EXERCISE DATA:
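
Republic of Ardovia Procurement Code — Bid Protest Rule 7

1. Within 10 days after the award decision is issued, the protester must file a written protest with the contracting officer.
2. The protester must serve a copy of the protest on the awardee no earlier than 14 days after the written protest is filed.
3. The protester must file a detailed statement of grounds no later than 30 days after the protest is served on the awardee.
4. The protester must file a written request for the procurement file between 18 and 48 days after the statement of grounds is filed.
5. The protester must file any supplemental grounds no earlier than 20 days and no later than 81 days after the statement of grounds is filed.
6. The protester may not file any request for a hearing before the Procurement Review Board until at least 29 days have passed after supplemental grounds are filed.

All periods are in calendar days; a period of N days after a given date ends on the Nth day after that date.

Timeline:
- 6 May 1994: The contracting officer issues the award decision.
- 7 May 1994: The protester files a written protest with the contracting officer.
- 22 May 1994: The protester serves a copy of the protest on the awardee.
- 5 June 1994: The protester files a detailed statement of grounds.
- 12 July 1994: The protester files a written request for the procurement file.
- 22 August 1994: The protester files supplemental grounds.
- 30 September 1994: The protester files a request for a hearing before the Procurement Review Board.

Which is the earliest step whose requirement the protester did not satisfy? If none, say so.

None — every step was satisfied

Step 1: 10 days after 6 May 1994 (when the award decision is issued) is 16 May 1994; done 7 May 1994 — timely.
Step 2: the earliest permitted date is 14 days after 7 May 1994 (when the written protest is filed), i.e. 21 May 1994; done 22 May 1994 — permitted.
Step 3: 30 days after 22 May 1994 (when the protest is served on the awardee) is 21 June 1994; 5 June 1994 is within that limit.
Step 4: the window is 18–48 days after 5 June 1994 (when the statement of grounds is filed), so 23 June 1994 through 23 July 1994; done 12 July 1994, which is between those dates.
Step 5: the window is 20–81 days after 5 June 1994 (when the statement of grounds is filed), so 25 June 1994 through 25 August 1994; 22 August 1994 falls inside that range.
Step 6: the earliest permitted date is 29 days after 22 August 1994 (when supplemental grounds are filed), i.e. 20 September 1994; done 30 September 1994, after the minimum wait.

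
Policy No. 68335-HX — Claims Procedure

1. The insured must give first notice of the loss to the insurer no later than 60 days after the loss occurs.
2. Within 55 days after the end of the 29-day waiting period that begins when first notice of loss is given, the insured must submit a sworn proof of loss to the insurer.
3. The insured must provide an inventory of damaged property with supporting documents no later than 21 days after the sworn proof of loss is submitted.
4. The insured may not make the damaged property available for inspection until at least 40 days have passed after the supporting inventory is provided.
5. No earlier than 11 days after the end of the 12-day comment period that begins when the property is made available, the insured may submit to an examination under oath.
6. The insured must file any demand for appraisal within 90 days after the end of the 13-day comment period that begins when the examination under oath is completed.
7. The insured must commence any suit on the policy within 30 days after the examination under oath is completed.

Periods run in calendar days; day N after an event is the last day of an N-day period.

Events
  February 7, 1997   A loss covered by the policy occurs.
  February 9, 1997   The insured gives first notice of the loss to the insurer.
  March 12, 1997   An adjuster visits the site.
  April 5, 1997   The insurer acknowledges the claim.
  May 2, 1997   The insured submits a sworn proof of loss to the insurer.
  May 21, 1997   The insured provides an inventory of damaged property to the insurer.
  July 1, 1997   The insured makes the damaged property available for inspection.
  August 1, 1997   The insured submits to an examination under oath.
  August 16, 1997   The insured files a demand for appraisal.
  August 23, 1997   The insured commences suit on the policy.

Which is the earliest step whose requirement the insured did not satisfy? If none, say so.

Step 1: 60 days after February 7, 1997 (when the loss occurs) is April 8, 1997; done February 9, 1997 — timely.
Step 2: 55 days after March 10, 1997 (end of the 29-day waiting period, which began when first notice of loss is given on February 9, 1997) is May 4, 1997; completed May 2, 1997, before the deadline.
Step 3: 21 days after May 2, 1997 (when the sworn proof of loss is submitted) is May 23, 1997; May 21, 1997 is within that limit.
Step 4: the earliest permitted date is 40 days after May 21, 1997 (when the supporting inventory is provided), i.e. June 30, 1997; July 1, 1997 is on or after that date.
Step 5: the earliest permitted date is 11 days after July 13, 1997 (end of the 12-day comment period, which began when the property is made available on July 1, 1997), i.e. July 24, 1997; August 1, 1997 is on or after that date.
Step 6: 90 days after August 14, 1997 (end of the 13-day comment period, which began when the examination under oath is completed on August 1, 1997) is November 12, 1997; completed August 16, 1997, before the deadline.
Step 7: 30 days after August 1, 1997 (when the examination under oath is completed) is August 31, 1997; completed August 23, 1997, before the deadline.

None — every step was satisfied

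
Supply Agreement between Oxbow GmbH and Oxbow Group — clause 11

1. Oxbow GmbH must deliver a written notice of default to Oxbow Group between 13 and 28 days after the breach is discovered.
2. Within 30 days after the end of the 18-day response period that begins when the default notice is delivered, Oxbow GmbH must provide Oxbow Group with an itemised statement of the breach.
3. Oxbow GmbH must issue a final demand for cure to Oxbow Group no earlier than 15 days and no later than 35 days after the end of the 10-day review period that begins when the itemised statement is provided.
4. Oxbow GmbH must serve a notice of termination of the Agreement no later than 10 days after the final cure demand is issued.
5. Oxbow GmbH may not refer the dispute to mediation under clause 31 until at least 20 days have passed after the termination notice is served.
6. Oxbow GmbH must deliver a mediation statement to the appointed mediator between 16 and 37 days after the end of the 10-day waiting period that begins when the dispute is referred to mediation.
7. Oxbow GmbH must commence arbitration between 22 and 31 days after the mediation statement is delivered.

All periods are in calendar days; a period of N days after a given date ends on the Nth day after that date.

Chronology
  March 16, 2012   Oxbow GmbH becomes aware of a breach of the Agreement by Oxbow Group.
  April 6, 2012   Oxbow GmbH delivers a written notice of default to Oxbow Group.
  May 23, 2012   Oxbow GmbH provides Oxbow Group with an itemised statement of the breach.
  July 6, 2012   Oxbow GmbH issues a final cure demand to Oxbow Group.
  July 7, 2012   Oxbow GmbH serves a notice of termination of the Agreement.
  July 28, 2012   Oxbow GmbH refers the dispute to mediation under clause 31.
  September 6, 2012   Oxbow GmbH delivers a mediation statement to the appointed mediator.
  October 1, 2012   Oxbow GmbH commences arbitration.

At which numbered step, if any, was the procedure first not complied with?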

EXERCISE:
Wherever the string "hearing" appears in the records above, copy the line it sits in.

ANSWER BOX:
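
6. The protester may not file any request for a hearing before the Procurement Review Board until at least 29 days have passed after supplemental grounds are filed.
- 30 September 1994: The protester files a request for a hearing before the Procurement Review Board.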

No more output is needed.